AIM OF THE TASK:
When the line containing "Record Device —" appears in the data below, begin copying there and stop only after the line containing "R1 (missing value): a".

Stored entries

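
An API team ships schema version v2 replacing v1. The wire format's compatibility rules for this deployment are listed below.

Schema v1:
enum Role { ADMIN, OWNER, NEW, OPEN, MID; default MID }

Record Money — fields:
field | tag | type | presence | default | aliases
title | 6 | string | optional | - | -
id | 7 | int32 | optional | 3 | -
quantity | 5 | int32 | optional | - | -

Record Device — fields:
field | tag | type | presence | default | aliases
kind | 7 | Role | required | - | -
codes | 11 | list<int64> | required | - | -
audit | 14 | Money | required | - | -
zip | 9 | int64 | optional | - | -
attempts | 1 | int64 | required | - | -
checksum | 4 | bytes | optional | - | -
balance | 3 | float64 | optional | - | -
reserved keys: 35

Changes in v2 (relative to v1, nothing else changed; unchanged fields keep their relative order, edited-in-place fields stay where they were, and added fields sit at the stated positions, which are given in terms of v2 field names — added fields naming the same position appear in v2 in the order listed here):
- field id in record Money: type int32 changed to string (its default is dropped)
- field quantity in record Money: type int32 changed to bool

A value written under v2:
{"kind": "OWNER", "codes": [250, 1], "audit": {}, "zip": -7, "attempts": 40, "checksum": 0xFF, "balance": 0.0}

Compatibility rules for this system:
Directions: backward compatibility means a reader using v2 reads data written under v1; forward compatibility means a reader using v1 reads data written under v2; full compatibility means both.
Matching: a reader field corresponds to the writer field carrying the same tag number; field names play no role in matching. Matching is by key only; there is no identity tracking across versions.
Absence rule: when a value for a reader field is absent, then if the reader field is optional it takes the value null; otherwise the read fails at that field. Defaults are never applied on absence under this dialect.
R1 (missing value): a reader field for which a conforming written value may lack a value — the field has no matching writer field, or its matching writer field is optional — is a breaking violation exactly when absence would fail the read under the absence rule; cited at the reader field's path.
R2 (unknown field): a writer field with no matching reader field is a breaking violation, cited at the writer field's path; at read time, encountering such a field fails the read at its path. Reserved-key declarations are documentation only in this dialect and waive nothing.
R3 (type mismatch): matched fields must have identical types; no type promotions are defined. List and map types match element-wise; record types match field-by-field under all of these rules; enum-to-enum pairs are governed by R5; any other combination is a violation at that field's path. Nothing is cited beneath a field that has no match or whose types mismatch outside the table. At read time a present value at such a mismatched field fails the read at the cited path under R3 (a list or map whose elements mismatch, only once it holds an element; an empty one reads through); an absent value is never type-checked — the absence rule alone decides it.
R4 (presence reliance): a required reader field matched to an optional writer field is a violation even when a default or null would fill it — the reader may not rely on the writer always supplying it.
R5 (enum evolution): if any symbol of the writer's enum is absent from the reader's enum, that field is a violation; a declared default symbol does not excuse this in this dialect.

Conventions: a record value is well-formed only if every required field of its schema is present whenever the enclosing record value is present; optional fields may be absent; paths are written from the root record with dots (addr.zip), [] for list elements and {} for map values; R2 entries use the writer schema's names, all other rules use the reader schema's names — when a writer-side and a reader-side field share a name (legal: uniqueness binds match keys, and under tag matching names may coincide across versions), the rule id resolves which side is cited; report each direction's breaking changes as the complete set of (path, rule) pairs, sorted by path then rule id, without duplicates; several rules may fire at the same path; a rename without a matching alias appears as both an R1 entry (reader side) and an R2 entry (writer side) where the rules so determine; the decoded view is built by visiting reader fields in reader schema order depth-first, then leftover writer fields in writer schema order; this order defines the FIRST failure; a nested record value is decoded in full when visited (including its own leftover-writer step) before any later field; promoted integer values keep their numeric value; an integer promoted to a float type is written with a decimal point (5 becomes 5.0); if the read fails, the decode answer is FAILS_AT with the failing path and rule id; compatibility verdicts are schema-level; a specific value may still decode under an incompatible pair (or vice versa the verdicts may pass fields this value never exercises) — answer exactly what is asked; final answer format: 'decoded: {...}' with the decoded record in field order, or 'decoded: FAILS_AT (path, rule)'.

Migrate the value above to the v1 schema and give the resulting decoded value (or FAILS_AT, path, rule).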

COMPLETED EXERCISE:
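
Record Device — fields:
field | tag | type | presence | default | aliases
kind | 7 | Role | required | - | -
codes | 11 | list<int64> | required | - | -
audit | 14 | Money | required | - | -
zip | 9 | int64 | optional | - | -
attempts | 1 | int64 | required | - | -
checksum | 4 | bytes | optional | - | -
balance | 3 | float64 | optional | - | -
reserved keys: 35

Changes in v2 (relative to v1, nothing else changed; unchanged fields keep their relative order, edited-in-place fields stay where they were, and added fields sit at the stated positions, which are given in terms of v2 field names — added fields naming the same position appear in v2 in the order listed here):
- field id in record Money: type int32 changed to string (its default is dropped)
- field quantity in record Money: type int32 changed to bool

A value written under v2:
{"kind": "OWNER", "codes": [250, 1], "audit": {}, "zip": -7, "attempts": 40, "checksum": 0xFF, "balance": 0.0}

Compatibility rules for this system:
Directions: backward compatibility means a reader using v2 reads data written under v1; forward compatibility means a reader using v1 reads data written under v2; full compatibility means both.
Matching: a reader field corresponds to the writer field carrying the same tag number; field names play no role in matching. Matching is by key only; there is no identity tracking across versions.
Absence rule: when a value for a reader field is absent, then if the reader field is optional it takes the value null; otherwise the read fails at that field. Defaults are never applied on absence under this dialect.
R1 (missing value): a reader field for which a conforming written value may lack a value — the field has no matching writer field, or its matching writer field is optional — is a breaking violation exactly when absence would fail the read under the absence rule; cited at the reader field's path.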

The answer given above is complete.